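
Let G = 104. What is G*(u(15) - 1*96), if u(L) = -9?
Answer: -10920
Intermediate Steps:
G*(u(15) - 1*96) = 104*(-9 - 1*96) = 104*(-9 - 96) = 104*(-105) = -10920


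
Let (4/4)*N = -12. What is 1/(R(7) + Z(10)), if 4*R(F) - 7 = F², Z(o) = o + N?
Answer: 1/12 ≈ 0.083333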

━━━━━━━━━━━━━━━━━━━━━━━━━━━━━━

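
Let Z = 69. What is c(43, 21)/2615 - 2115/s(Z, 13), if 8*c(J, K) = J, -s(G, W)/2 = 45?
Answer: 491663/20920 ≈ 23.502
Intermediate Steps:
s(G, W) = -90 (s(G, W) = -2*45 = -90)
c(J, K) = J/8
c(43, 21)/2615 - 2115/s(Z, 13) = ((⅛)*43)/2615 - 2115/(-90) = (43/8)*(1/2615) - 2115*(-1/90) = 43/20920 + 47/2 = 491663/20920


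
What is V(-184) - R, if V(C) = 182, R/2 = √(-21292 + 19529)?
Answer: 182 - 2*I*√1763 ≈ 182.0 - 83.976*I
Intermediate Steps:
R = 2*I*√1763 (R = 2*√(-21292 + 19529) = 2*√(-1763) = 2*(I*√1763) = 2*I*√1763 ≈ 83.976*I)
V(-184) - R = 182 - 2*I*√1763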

━━━━━━━━━━━━━━━━━━━━━━━━━━━━━━

**Instructions to follow**
From the records above, copy every line that includes the word "What".

**Exercise output**
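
Let G = 104. What is G*(u(15) - 1*96), if u(L) = -9?
Let (4/4)*N = -12. What is 1/(R(7) + Z(10)), if 4*R(F) - 7 = F², Z(o) = o + N?
Let Z = 69. What is c(43, 21)/2615 - 2115/s(Z, 13), if 8*c(J, K) = J, -s(G, W)/2 = 45?
What is V(-184) - R, if V(C) = 182, R/2 = √(-21292 + 19529)?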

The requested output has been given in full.